Task material -
----------
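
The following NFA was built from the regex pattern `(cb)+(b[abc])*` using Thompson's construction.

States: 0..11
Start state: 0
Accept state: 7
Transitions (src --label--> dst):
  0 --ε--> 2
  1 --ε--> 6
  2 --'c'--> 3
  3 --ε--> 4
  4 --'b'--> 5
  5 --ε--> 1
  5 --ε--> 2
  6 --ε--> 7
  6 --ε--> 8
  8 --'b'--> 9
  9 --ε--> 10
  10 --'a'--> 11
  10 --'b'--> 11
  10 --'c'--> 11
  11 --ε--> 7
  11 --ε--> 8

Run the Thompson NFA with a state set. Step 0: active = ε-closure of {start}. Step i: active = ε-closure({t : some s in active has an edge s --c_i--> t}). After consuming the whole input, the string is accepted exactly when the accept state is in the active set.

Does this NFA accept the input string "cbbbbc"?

Answer: ACCEPT

Steps:
S₀ = ε-closure({0}) = {0,2}
'c' @ 1: {3,4}
'b' @ 2: {1,2,5,6,7,8}  (accept∈set)
'b' @ 3: {9,10}
'b' @ 4: {7,8,11}  (accept∈set)
'b' @ 5: {9,10}
'c' @ 6: {7,8,11}  (accept∈set)
after full input: {7,8,11}  (accept=7 in)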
----------
The records above should be given again in full, exactly as written.

Exercise response -
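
The following NFA was built from the regex pattern `(cb)+(b[abc])*` using Thompson's construction.

States: 0..11
Start state: 0
Accept state: 7
Transitions (src --label--> dst):
  0 --ε--> 2
  1 --ε--> 6
  2 --'c'--> 3
  3 --ε--> 4
  4 --'b'--> 5
  5 --ε--> 1
  5 --ε--> 2
  6 --ε--> 7
  6 --ε--> 8
  8 --'b'--> 9
  9 --ε--> 10
  10 --'a'--> 11
  10 --'b'--> 11
  10 --'c'--> 11
  11 --ε--> 7
  11 --ε--> 8

Run the Thompson NFA with a state set. Step 0: active = ε-closure of {start}. Step i: active = ε-closure({t : some s in active has an edge s --c_i--> t}). After consuming the whole input, the string is accepted exactly when the accept state is in the active set.

Does this NFA accept the input string "cbbbbc"?

Answer: ACCEPT

Steps:
S₀ = ε-closure({0}) = {0,2}
'c' @ 1: {3,4}
'b' @ 2: {1,2,5,6,7,8}  (accept∈set)
'b' @ 3: {9,10}
'b' @ 4: {7,8,11}  (accept∈set)
'b' @ 5: {9,10}
'c' @ 6: {7,8,11}  (accept∈set)
after full input: {7,8,11}  (accept=7 in)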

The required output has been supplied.